▶ **What you have to do**
Could you output exactly the lines from the one containing "The radionuclide Re-188" through the end of the records below, and nothing more?

□ □ □ □ □

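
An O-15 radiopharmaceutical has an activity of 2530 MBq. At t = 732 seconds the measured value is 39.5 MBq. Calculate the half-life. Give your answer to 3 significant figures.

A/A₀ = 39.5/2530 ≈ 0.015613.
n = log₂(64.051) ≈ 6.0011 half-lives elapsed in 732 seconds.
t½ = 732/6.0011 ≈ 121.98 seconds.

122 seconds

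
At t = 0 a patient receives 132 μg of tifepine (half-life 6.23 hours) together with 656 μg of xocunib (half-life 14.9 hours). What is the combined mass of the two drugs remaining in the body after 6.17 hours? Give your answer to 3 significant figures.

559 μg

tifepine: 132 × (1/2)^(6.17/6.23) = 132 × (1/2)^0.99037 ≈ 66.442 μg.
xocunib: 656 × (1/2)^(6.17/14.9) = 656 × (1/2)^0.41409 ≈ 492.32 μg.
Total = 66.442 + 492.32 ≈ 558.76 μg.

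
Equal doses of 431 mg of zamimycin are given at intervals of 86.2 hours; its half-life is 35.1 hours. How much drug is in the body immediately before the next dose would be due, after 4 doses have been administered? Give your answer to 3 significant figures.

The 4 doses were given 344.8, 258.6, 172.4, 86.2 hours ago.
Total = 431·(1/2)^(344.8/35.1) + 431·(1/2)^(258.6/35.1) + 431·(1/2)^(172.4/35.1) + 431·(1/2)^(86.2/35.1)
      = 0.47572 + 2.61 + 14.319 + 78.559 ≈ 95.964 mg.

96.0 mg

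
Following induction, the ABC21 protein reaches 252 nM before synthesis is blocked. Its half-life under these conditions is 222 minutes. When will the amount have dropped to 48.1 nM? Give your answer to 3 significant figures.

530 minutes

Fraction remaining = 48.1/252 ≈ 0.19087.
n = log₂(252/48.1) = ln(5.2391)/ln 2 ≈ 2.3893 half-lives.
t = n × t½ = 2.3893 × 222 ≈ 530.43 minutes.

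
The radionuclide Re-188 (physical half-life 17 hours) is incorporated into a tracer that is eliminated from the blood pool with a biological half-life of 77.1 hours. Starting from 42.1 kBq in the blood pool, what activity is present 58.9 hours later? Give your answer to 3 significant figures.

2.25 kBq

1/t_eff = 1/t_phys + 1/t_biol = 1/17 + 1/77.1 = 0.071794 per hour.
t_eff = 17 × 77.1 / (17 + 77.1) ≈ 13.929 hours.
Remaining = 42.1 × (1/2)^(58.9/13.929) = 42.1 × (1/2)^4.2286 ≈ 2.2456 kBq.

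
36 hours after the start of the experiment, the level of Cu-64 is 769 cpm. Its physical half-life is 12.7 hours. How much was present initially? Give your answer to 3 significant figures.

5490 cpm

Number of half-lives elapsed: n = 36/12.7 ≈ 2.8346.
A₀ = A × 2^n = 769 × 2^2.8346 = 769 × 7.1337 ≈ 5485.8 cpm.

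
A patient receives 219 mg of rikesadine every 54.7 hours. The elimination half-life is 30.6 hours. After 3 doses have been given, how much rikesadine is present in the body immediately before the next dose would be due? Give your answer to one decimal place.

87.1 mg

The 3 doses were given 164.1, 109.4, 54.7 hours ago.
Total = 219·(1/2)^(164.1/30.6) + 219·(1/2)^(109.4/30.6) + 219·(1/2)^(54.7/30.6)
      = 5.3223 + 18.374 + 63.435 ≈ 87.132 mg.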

□ □ □ □ □

▶ **Solution below**
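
The radionuclide Re-188 (physical half-life 17 hours) is incorporated into a tracer that is eliminated from the blood pool with a biological half-life of 77.1 hours. Starting from 42.1 kBq in the blood pool, what activity is present 58.9 hours later? Give your answer to 3 significant figures.

2.25 kBq

1/t_eff = 1/t_phys + 1/t_biol = 1/17 + 1/77.1 = 0.071794 per hour.
t_eff = 17 × 77.1 / (17 + 77.1) ≈ 13.929 hours.
Remaining = 42.1 × (1/2)^(58.9/13.929) = 42.1 × (1/2)^4.2286 ≈ 2.2456 kBq.

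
36 hours after the start of the experiment, the level of Cu-64 is 769 cpm. Its physical half-life is 12.7 hours. How much was present initially? Give your answer to 3 significant figures.

5490 cpm

Number of half-lives elapsed: n = 36/12.7 ≈ 2.8346.
A₀ = A × 2^n = 769 × 2^2.8346 = 769 × 7.1337 ≈ 5485.8 cpm.

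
A patient receives 219 mg of rikesadine every 54.7 hours. The elimination half-life is 30.6 hours. After 3 doses have been given, how much rikesadine is present in the body immediately before the next dose would be due? Give your answer to one decimal place.

87.1 mg

The 3 doses were given 164.1, 109.4, 54.7 hours ago.
Total = 219·(1/2)^(164.1/30.6) + 219·(1/2)^(109.4/30.6) + 219·(1/2)^(54.7/30.6)
      = 5.3223 + 18.374 + 63.435 ≈ 87.132 mg.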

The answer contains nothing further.